## Work to be completed:
What you return must match the records exactly, line for line.

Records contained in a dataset
——————————
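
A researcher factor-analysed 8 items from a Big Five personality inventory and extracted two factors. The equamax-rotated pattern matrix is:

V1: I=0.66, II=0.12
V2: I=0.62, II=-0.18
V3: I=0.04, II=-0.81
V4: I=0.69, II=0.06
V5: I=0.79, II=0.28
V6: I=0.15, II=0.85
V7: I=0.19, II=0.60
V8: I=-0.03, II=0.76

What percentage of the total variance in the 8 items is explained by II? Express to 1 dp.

SS loadings for II = 0.12² + (-0.18)² + (-0.81)² + 0.06² + 0.28² + 0.85² + 0.60² + 0.76² = 2.4450
With 8 standardized items, total variance = 8. Proportion = 2.4450/8 = 0.3056 → 30.56%.

30.6%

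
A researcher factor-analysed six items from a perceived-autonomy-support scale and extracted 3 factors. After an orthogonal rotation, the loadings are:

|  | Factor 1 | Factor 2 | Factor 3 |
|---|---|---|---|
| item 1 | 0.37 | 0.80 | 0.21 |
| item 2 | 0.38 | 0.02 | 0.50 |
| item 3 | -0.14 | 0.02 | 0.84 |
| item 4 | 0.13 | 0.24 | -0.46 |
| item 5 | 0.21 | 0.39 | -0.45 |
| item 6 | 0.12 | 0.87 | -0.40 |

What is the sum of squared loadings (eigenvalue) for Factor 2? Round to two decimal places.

SS loadings for Factor 2 = 0.80² + 0.02² + 0.02² + 0.24² + 0.39² + 0.87² = 0.6400 + 0.0004 + 0.0004 + 0.0576 + 0.1521 + 0.7569 = 1.6074

1.61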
——————————
## Written solution:
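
A researcher factor-analysed 8 items from a Big Five personality inventory and extracted two factors. The equamax-rotated pattern matrix is:

V1: I=0.66, II=0.12
V2: I=0.62, II=-0.18
V3: I=0.04, II=-0.81
V4: I=0.69, II=0.06
V5: I=0.79, II=0.28
V6: I=0.15, II=0.85
V7: I=0.19, II=0.60
V8: I=-0.03, II=0.76

What percentage of the total variance in the 8 items is explained by II? Express to 1 dp.

SS loadings for II = 0.12² + (-0.18)² + (-0.81)² + 0.06² + 0.28² + 0.85² + 0.60² + 0.76² = 2.4450
With 8 standardized items, total variance = 8. Proportion = 2.4450/8 = 0.3056 → 30.56%.

30.6%

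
A researcher factor-analysed six items from a perceived-autonomy-support scale and extracted 3 factors. After an orthogonal rotation, the loadings are:

|  | Factor 1 | Factor 2 | Factor 3 |
|---|---|---|---|
| item 1 | 0.37 | 0.80 | 0.21 |
| item 2 | 0.38 | 0.02 | 0.50 |
| item 3 | -0.14 | 0.02 | 0.84 |
| item 4 | 0.13 | 0.24 | -0.46 |
| item 5 | 0.21 | 0.39 | -0.45 |
| item 6 | 0.12 | 0.87 | -0.40 |

What is the sum of squared loadings (eigenvalue) for Factor 2? Round to two decimal places.

SS loadings for Factor 2 = 0.80² + 0.02² + 0.02² + 0.24² + 0.39² + 0.87² = 0.6400 + 0.0004 + 0.0004 + 0.0576 + 0.1521 + 0.7569 = 1.6074

1.61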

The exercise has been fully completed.